*** Opening of Data extract ***

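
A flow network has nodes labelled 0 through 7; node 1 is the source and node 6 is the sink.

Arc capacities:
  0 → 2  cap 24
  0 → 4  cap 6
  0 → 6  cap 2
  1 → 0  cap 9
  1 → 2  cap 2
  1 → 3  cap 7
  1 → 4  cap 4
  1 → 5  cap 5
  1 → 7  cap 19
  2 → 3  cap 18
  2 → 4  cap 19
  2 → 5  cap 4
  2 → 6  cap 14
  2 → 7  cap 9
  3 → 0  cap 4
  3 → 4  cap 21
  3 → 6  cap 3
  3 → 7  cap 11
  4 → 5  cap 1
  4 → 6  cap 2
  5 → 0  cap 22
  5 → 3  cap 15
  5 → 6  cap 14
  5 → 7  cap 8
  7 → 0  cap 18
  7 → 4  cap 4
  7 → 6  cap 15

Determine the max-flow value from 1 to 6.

augment #1: 1→0→6 bottleneck 2, total now 2
augment #2: 1→2→6 bottleneck 2, total now 4
augment #3: 1→3→6 bottleneck 3, total now 7
augment #4: 1→4→6 bottleneck 2, total now 9
augment #5: 1→5→6 bottleneck 5, total now 14
augment #6: 1→7→6 bottleneck 15, total now 29
augment #7: 1→0→2→6 bottleneck 7, total now 36
augment #8: 1→4→5→6 bottleneck 1, total now 37
augment #9: 1→3→0→2→6 bottleneck 4, total now 41
augment #10: 1→7→0→2→6 bottleneck 1, total now 42
augment #11: 1→7→0→2→5→6 bottleneck 3, total now 45

Maximum flow value: 45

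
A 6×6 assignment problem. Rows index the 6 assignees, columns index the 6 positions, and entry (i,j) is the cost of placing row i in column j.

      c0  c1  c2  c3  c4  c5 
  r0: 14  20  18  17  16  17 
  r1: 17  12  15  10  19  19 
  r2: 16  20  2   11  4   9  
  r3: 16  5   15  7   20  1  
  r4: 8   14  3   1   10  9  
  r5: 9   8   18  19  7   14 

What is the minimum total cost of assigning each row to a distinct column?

Minimum assignment cost: 37

optimal assignment: row0→col0 (cost 14), row1→col1 (cost 12), row2→col2 (cost 2), row3→col5 (cost 1), row4→col3 (cost 1), row5→col4 (cost 7)
total = 14 + 12 + 2 + 1 + 1 + 7 = 37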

*** Close of Data extract ***

All of the material above must be transcribed exactly, with no line dropped.

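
A flow network has nodes labelled 0 through 7; node 1 is the source and node 6 is the sink.

Arc capacities:
  0 → 2  cap 24
  0 → 4  cap 6
  0 → 6  cap 2
  1 → 0  cap 9
  1 → 2  cap 2
  1 → 3  cap 7
  1 → 4  cap 4
  1 → 5  cap 5
  1 → 7  cap 19
  2 → 3  cap 18
  2 → 4  cap 19
  2 → 5  cap 4
  2 → 6  cap 14
  2 → 7  cap 9
  3 → 0  cap 4
  3 → 4  cap 21
  3 → 6  cap 3
  3 → 7  cap 11
  4 → 5  cap 1
  4 → 6  cap 2
  5 → 0  cap 22
  5 → 3  cap 15
  5 → 6  cap 14
  5 → 7  cap 8
  7 → 0  cap 18
  7 → 4  cap 4
  7 → 6  cap 15

Determine the max-flow value from 1 to 6.

augment #1: 1→0→6 bottleneck 2, total now 2
augment #2: 1→2→6 bottleneck 2, total now 4
augment #3: 1→3→6 bottleneck 3, total now 7
augment #4: 1→4→6 bottleneck 2, total now 9
augment #5: 1→5→6 bottleneck 5, total now 14
augment #6: 1→7→6 bottleneck 15, total now 29
augment #7: 1→0→2→6 bottleneck 7, total now 36
augment #8: 1→4→5→6 bottleneck 1, total now 37
augment #9: 1→3→0→2→6 bottleneck 4, total now 41
augment #10: 1→7→0→2→6 bottleneck 1, total now 42
augment #11: 1→7→0→2→5→6 bottleneck 3, total now 45

Maximum flow value: 45

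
A 6×6 assignment problem. Rows index the 6 assignees, columns index the 6 positions, and entry (i,j) is the cost of placing row i in column j.

      c0  c1  c2  c3  c4  c5 
  r0: 14  20  18  17  16  17 
  r1: 17  12  15  10  19  19 
  r2: 16  20  2   11  4   9  
  r3: 16  5   15  7   20  1  
  r4: 8   14  3   1   10  9  
  r5: 9   8   18  19  7   14 

What is the minimum total cost of assigning each row to a distinct column?

Minimum assignment cost: 37

optimal assignment: row0→col0 (cost 14), row1→col1 (cost 12), row2→col2 (cost 2), row3→col5 (cost 1), row4→col3 (cost 1), row5→col4 (cost 7)
total = 14 + 12 + 2 + 1 + 1 + 7 = 37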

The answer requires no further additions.